BEGIN Data provided
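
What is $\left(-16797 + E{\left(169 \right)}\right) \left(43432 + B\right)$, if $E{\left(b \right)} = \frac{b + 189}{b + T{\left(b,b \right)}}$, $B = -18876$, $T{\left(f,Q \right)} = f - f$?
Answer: $- \frac{69698154260}{169} \approx -4.1241 \cdot 10^{8}$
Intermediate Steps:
$T{\left(f,Q \right)} = 0$
$E{\left(b \right)} = \frac{189 + b}{b}$ ($E{\left(b \right)} = \frac{b + 189}{b + 0} = \frac{189 + b}{b}$)
$\left(-16797 + E{\left(169 \right)}\right) \left(43432 + B\right) = \left(-16797 + \frac{189 + 169}{169}\right) \left(43432 - 18876\right) = \left(-16797 + \frac{1}{169} \cdot 358\right) 24556 = \left(-16797 + \frac{358}{169}\right) 24556 = \left(- \frac{2838335}{169}\right) 24556 = - \frac{69698154260}{169}$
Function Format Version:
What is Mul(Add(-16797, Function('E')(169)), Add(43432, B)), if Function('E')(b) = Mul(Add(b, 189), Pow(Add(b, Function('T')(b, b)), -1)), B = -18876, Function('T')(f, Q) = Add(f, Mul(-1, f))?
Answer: Rational(-69698154260, 169) ≈ -4.1241e+8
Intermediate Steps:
Function('T')(f, Q) = 0
Function('E')(b) = Mul(Pow(b, -1), Add(189, b)) (Function('E')(b) = Mul(Add(b, 189), Pow(Add(b, 0), -1)) = Mul(Add(189, b), Pow(b, -1)) = Mul(Pow(b, -1), Add(189, b)))
Mul(Add(-16797, Function('E')(169)), Add(43432, B)) = Mul(Add(-16797, Mul(Pow(169, -1), Add(189, 169))), Add(43432, -18876)) = Mul(Add(-16797, Mul(Rational(1, 169), 358)), 24556) = Mul(Add(-16797, Rational(358, 169)), 24556) = Mul(Rational(-2838335, 169), 24556) = Rational(-69698154260, 169)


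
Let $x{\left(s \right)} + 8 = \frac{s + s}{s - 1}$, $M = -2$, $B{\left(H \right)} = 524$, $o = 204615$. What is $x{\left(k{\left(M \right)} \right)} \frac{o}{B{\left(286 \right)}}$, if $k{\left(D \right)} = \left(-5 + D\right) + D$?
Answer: $- \frac{1268613}{524} \approx -2421.0$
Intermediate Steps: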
END Data provided
**Task item**.
Would you filter the records and copy out each line containing "What"?

**Exercise result**.
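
What is $\left(-16797 + E{\left(169 \right)}\right) \left(43432 + B\right)$, if $E{\left(b \right)} = \frac{b + 189}{b + T{\left(b,b \right)}}$, $B = -18876$, $T{\left(f,Q \right)} = f - f$?
What is Mul(Add(-16797, Function('E')(169)), Add(43432, B)), if Function('E')(b) = Mul(Add(b, 189), Pow(Add(b, Function('T')(b, b)), -1)), B = -18876, Function('T')(f, Q) = Add(f, Mul(-1, f))?
Let $x{\left(s \right)} + 8 = \frac{s + s}{s - 1}$, $M = -2$, $B{\left(H \right)} = 524$, $o = 204615$. What is $x{\left(k{\left(M \right)} \right)} \frac{o}{B{\left(286 \right)}}$, if $k{\left(D \right)} = \left(-5 + D\right) + D$?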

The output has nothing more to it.